WHAT IS REQUIRED:
For the entries below, the expected answer is the line with "-60 | 190 | 70 |", the line with "(F, S1) → 100", and every line between them, exactly as written, and nothing more.

THE INPUT:
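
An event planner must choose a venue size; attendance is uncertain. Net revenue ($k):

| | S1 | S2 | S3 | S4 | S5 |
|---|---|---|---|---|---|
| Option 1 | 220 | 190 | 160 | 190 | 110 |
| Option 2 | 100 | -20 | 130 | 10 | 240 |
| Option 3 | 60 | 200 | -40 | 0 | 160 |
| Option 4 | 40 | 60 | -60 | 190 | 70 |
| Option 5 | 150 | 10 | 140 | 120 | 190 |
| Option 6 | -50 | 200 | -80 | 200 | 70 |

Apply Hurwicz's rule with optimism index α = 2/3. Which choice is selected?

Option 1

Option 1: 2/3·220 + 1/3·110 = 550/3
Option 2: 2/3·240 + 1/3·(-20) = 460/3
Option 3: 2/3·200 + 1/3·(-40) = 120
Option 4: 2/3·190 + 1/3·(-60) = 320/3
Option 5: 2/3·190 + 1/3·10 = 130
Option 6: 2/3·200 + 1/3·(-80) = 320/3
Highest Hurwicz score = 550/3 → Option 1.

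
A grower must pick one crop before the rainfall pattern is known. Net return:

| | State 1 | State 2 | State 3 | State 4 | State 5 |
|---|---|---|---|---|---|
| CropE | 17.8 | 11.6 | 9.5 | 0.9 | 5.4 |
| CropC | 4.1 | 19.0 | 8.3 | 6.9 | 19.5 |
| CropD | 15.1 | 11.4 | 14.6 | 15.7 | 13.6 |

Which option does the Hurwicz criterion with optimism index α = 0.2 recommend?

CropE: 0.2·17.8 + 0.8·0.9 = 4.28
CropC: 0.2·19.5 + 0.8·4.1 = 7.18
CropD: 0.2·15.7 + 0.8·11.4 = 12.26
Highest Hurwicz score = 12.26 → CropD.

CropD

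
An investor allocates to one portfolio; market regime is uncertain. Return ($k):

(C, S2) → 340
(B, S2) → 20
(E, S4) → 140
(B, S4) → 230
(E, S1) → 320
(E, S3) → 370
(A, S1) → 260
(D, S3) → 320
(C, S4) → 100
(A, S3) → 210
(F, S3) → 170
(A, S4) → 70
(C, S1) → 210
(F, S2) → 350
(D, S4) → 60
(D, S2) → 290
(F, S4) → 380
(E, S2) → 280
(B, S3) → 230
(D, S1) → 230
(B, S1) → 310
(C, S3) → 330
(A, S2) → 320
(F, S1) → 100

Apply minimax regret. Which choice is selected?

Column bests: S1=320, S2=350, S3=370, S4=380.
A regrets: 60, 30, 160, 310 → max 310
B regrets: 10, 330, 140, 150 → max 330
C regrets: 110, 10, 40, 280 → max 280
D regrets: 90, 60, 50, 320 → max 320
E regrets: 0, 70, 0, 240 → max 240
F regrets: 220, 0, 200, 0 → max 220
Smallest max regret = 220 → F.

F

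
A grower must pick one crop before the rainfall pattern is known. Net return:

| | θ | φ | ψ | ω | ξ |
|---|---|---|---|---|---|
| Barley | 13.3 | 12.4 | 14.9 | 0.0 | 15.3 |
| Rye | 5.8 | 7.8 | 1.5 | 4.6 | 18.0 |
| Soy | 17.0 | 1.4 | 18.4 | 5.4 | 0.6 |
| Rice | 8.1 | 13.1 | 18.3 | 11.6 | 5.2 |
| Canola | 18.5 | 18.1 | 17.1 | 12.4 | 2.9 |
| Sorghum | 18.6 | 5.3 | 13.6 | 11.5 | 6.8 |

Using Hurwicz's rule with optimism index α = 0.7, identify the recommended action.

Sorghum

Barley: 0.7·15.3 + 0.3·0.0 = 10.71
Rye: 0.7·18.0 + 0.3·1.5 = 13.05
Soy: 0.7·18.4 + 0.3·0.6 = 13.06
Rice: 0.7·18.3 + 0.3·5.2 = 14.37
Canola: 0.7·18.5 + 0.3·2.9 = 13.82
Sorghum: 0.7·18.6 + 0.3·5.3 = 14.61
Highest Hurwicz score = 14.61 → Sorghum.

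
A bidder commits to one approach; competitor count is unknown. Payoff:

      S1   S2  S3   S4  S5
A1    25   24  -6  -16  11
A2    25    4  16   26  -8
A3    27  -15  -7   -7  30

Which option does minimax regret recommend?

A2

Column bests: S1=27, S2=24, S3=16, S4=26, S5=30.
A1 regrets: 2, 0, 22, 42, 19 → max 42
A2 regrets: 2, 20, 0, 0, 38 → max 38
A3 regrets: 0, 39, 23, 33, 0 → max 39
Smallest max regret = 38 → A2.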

--

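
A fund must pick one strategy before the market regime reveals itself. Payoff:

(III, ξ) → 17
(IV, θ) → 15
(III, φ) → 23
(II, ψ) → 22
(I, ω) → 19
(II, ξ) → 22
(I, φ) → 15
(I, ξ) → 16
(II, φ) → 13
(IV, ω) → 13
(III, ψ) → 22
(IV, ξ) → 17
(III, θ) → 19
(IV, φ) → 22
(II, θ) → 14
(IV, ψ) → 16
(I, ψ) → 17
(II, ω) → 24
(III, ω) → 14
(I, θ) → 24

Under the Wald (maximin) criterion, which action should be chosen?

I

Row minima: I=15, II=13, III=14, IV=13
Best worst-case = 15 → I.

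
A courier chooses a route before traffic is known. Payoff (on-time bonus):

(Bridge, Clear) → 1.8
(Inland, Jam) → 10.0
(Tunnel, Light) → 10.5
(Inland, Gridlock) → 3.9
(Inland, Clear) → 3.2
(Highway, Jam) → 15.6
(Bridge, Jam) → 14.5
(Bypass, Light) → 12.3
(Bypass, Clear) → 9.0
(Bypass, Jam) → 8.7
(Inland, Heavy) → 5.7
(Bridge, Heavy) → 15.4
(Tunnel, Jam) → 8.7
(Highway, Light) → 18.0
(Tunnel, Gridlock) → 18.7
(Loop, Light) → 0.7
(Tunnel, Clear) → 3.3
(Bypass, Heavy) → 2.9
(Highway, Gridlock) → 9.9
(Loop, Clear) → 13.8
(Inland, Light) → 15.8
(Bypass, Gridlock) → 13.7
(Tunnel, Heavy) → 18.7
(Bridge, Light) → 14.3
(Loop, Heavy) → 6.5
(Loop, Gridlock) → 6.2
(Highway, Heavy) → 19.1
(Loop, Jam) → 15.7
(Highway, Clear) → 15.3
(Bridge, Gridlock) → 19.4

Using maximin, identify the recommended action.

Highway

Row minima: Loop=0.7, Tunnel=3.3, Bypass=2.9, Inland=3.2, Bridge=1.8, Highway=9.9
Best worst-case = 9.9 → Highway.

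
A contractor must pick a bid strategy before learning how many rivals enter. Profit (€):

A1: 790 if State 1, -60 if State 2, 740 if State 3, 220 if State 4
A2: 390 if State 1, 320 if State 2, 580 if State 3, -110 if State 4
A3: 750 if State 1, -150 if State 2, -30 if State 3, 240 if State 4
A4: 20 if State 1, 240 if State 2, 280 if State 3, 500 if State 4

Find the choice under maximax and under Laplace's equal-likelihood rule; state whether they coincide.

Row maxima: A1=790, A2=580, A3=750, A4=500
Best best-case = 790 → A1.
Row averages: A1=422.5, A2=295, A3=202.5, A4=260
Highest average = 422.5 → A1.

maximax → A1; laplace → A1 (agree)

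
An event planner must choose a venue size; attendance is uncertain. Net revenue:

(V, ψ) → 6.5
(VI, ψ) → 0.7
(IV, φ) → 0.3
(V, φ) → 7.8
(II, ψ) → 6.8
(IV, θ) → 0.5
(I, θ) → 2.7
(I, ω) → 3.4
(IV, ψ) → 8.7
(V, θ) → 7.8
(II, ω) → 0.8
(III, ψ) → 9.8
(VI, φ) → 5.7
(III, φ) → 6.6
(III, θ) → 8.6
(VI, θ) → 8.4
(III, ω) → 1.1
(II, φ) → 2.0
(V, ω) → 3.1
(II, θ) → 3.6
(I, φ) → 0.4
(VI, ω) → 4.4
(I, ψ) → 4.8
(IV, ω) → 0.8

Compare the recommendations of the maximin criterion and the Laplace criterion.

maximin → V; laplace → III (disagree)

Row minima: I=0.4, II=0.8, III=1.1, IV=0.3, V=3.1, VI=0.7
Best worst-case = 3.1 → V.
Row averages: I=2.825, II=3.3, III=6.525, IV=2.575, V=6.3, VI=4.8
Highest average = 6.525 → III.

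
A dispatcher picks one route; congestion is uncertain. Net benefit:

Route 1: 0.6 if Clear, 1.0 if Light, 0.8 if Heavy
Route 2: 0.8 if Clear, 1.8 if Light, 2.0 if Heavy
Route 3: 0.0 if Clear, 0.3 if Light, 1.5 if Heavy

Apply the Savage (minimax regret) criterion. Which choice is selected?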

EXERCISE OUTPUT:
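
| Option 4 | 40 | 60 | -60 | 190 | 70 |
| Option 5 | 150 | 10 | 140 | 120 | 190 |
| Option 6 | -50 | 200 | -80 | 200 | 70 |

Apply Hurwicz's rule with optimism index α = 2/3. Which choice is selected?

Option 1

Option 1: 2/3·220 + 1/3·110 = 550/3
Option 2: 2/3·240 + 1/3·(-20) = 460/3
Option 3: 2/3·200 + 1/3·(-40) = 120
Option 4: 2/3·190 + 1/3·(-60) = 320/3
Option 5: 2/3·190 + 1/3·10 = 130
Option 6: 2/3·200 + 1/3·(-80) = 320/3
Highest Hurwicz score = 550/3 → Option 1.

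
A grower must pick one crop before the rainfall pattern is known. Net return:

| | State 1 | State 2 | State 3 | State 4 | State 5 |
|---|---|---|---|---|---|
| CropE | 17.8 | 11.6 | 9.5 | 0.9 | 5.4 |
| CropC | 4.1 | 19.0 | 8.3 | 6.9 | 19.5 |
| CropD | 15.1 | 11.4 | 14.6 | 15.7 | 13.6 |

Which option does the Hurwicz criterion with optimism index α = 0.2 recommend?

CropE: 0.2·17.8 + 0.8·0.9 = 4.28
CropC: 0.2·19.5 + 0.8·4.1 = 7.18
CropD: 0.2·15.7 + 0.8·11.4 = 12.26
Highest Hurwicz score = 12.26 → CropD.

CropD

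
An investor allocates to one portfolio; market regime is uncertain. Return ($k):

(C, S2) → 340
(B, S2) → 20
(E, S4) → 140
(B, S4) → 230
(E, S1) → 320
(E, S3) → 370
(A, S1) → 260
(D, S3) → 320
(C, S4) → 100
(A, S3) → 210
(F, S3) → 170
(A, S4) → 70
(C, S1) → 210
(F, S2) → 350
(D, S4) → 60
(D, S2) → 290
(F, S4) → 380
(E, S2) → 280
(B, S3) → 230
(D, S1) → 230
(B, S1) → 310
(C, S3) → 330
(A, S2) → 320
(F, S1) → 100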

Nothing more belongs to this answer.